SUPPLIED RECORDS Block Start

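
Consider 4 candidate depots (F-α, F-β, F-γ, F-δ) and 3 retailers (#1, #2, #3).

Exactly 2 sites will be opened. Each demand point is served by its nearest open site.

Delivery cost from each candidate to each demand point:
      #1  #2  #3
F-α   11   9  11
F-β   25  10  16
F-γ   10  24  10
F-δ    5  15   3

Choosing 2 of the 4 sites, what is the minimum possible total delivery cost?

17

Open {F-α, F-δ}.
  #1→F-δ 5, #2→F-α 9, #3→F-δ 3  ⇒ total 17.
Compare {F-β, F-δ}: total 18.
Compare {F-γ, F-δ}: total 23.
No size-2 selection does better; minimum is 17.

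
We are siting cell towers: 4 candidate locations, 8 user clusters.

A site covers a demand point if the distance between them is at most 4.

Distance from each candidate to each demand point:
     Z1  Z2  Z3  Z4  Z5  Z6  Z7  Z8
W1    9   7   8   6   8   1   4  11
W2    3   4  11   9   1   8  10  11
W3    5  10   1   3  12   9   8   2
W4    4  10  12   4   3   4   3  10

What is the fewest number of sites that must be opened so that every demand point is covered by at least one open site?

3

Coverage sets (demand points within 4 of each site):
  W1: {Z6, Z7}
  W2: {Z1, Z2, Z5}
  W3: {Z3, Z4, Z8}
  W4: {Z1, Z4, Z5, Z6, Z7}
No 2 sites suffice: every size-2 union leaves at least one demand point uncovered.
But {W1, W2, W3} covers everything, so the minimum is 3.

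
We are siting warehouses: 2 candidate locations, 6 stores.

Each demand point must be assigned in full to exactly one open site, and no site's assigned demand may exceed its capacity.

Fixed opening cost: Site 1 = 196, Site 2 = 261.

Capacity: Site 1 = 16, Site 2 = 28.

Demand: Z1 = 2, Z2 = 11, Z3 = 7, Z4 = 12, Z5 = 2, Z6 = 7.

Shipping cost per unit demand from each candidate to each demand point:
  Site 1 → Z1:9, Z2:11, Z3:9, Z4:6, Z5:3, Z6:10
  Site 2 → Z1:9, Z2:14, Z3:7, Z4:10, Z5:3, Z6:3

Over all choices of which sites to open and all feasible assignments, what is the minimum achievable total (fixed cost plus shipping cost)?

Open {Site 1, Site 2}; cheapest assignment that respects the capacities:
  Site 1 (cap 16, load 16): Z1, Z4, Z5 — cost 2×9 + 12×6 + 2×3 = 96
  Site 2 (cap 28, load 25): Z2, Z3, Z6 — cost 11×14 + 7×7 + 7×3 = 224
  Shipping 320, fixed 457 → total 777.
  Any other capacity-feasible assignment to {Site 1, Site 2} ships for at least 320.
Total demand is 41 and no other set of sites has combined capacity ≥ 41, so {Site 1, Site 2} is the only feasible choice of open sites. Minimum: 777.

777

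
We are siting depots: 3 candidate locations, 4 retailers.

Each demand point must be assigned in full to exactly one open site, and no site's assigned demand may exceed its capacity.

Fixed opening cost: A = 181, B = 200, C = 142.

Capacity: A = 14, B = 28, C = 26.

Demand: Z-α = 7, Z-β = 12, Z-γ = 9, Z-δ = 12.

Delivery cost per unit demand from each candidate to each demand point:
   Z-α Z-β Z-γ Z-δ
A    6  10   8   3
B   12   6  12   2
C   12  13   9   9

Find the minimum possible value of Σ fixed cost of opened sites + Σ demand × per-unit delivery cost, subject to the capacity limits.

Open {B, C}; cheapest assignment that respects the capacities:
  B (cap 28, load 24): Z-β, Z-δ — cost 12×6 + 12×2 = 96
  C (cap 26, load 16): Z-α, Z-γ — cost 7×12 + 9×9 = 165
  Shipping 261, fixed 342 → total 603.
  Any other capacity-feasible assignment to {B, C} ships for at least 261.
Compare {A, B}: its best feasible assignment gives total 681.
Compare {A, B, C}: its best feasible assignment gives total 742.
Every other set of open sites that can feasibly serve all demand totals ≥ 681 even under its best assignment. Minimum: 603.

603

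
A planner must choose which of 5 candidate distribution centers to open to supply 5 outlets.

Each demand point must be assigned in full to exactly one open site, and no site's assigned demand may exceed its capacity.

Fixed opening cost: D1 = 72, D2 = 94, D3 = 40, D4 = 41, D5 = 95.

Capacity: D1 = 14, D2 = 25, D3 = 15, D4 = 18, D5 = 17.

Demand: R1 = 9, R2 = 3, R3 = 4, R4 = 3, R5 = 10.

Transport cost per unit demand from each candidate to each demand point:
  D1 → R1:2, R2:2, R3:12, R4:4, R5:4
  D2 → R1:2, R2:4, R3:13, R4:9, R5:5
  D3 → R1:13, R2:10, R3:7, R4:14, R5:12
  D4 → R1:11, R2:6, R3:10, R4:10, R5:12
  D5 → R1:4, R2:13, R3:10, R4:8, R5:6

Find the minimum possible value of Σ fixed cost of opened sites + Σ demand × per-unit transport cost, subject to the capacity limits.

Open {D2, D3}; cheapest assignment that respects the capacities:
  D2 (cap 25, load 25): R1, R2, R4, R5 — cost 9×2 + 3×4 + 3×9 + 10×5 = 107
  D3 (cap 15, load 4): R3 — cost 4×7 = 28
  Shipping 135, fixed 134 → total 269.
  Any other capacity-feasible assignment to {D2, D3} ships for at least 135.
Compare {D2, D4}: its best feasible assignment gives total 282.
Compare {D1, D2}: its best feasible assignment gives total 300.
Every other set of open sites that can feasibly serve all demand totals ≥ 282 even under its best assignment. Minimum: 269.

269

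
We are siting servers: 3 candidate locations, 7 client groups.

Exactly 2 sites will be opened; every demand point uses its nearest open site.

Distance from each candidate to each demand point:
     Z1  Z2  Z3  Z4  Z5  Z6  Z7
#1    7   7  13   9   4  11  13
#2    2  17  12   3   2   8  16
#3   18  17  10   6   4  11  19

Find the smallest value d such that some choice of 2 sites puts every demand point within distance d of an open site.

13

Open {#1, #2}.
  Farthest demand point is Z7 at distance 13 (to #1); all others are ≤ 13.
With {#1, #3} the worst case is 13.
With {#2, #3} the worst case is 17.
No size-2 selection achieves below 13.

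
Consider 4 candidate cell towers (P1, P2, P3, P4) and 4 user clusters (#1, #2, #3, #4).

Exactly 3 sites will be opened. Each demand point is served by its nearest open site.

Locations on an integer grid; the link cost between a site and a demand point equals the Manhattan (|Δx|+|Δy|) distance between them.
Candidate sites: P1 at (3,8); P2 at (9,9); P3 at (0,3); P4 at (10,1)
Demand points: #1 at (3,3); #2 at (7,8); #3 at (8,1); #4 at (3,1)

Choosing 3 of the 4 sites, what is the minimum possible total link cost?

Open {P2, P3, P4}.
  #1→P3 3, #2→P2 3, #3→P4 2, #4→P3 5  ⇒ total 13.
Compare {P1, P3, P4}: total 14.
Compare {P1, P2, P4}: total 17.
No size-3 selection does better; minimum is 13.

13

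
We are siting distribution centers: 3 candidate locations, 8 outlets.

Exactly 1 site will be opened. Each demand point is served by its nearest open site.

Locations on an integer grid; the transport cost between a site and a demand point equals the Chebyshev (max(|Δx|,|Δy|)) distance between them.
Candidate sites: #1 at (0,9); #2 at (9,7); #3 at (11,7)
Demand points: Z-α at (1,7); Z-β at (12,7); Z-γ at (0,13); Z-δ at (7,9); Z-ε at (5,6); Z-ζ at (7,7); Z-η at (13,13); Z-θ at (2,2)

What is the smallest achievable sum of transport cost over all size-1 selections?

Open {#2}.
  Z-α→#2 8, Z-β→#2 3, Z-γ→#2 9, Z-δ→#2 2, Z-ε→#2 4, Z-ζ→#2 2, Z-η→#2 6, Z-θ→#2 7  ⇒ total 41.
Compare {#3}: total 51.
Compare {#1}: total 57.

41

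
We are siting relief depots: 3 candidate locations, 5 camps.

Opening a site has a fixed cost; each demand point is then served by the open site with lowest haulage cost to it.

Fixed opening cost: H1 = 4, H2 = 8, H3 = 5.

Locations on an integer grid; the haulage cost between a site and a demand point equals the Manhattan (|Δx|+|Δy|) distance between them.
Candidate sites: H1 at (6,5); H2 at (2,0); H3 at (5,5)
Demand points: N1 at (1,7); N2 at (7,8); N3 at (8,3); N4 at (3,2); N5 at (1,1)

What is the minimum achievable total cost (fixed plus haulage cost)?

32

Open {H1, H2}: assign each demand point to its cheapest open site.
  N1→H1 7, N2→H1 4, N3→H1 4, N4→H2 3, N5→H2 2
  haulage cost 20, fixed 12 → total 32.
Compare {H1}: haulage cost 30 + fixed 4 = 34.
Compare {H3}: haulage cost 29 + fixed 5 = 34.
Compare {H2, H3}: haulage cost 21 + fixed 13 = 34.
All other subsets cost ≥ 34. Minimum total cost: 32.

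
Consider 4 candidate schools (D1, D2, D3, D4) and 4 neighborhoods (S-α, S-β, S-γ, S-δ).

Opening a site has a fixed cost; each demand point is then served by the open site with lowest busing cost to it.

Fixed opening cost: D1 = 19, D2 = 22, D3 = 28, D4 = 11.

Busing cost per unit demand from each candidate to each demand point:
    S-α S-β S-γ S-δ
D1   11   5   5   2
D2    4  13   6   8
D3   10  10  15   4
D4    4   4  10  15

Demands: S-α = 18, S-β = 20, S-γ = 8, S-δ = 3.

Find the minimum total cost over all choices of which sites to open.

228

Open {D1, D4}: assign each demand point to its cheapest open site.
  S-α→D4 18×4=72, S-β→D4 20×4=80, S-γ→D1 8×5=40, S-δ→D1 3×2=6
  busing cost 198, fixed 30 → total 228.
Compare {D1, D2, D4}: busing cost 198 + fixed 52 = 250.
Compare {D1, D3, D4}: busing cost 198 + fixed 58 = 256.
Compare {D2, D4}: busing cost 224 + fixed 33 = 257.
All other subsets cost ≥ 250. Minimum total cost: 228.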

SUPPLIED RECORDS Block End

INSTRUCTIONS FOR THE TASK: Give back the records above exactly, limited to the lines between the one holding "Choosing 3 of" and the one holding "Candidate sites: #1", inclusive.

TASK ANSWER:
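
Choosing 3 of the 4 sites, what is the minimum possible total link cost?

Open {P2, P3, P4}.
  #1→P3 3, #2→P2 3, #3→P4 2, #4→P3 5  ⇒ total 13.
Compare {P1, P3, P4}: total 14.
Compare {P1, P2, P4}: total 17.
No size-3 selection does better; minimum is 13.

13

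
We are siting distribution centers: 3 candidate locations, 8 outlets.

Exactly 1 site will be opened. Each demand point is served by its nearest open site.

Locations on an integer grid; the transport cost between a site and a demand point equals the Chebyshev (max(|Δx|,|Δy|)) distance between them.
Candidate sites: #1 at (0,9); #2 at (9,7); #3 at (11,7)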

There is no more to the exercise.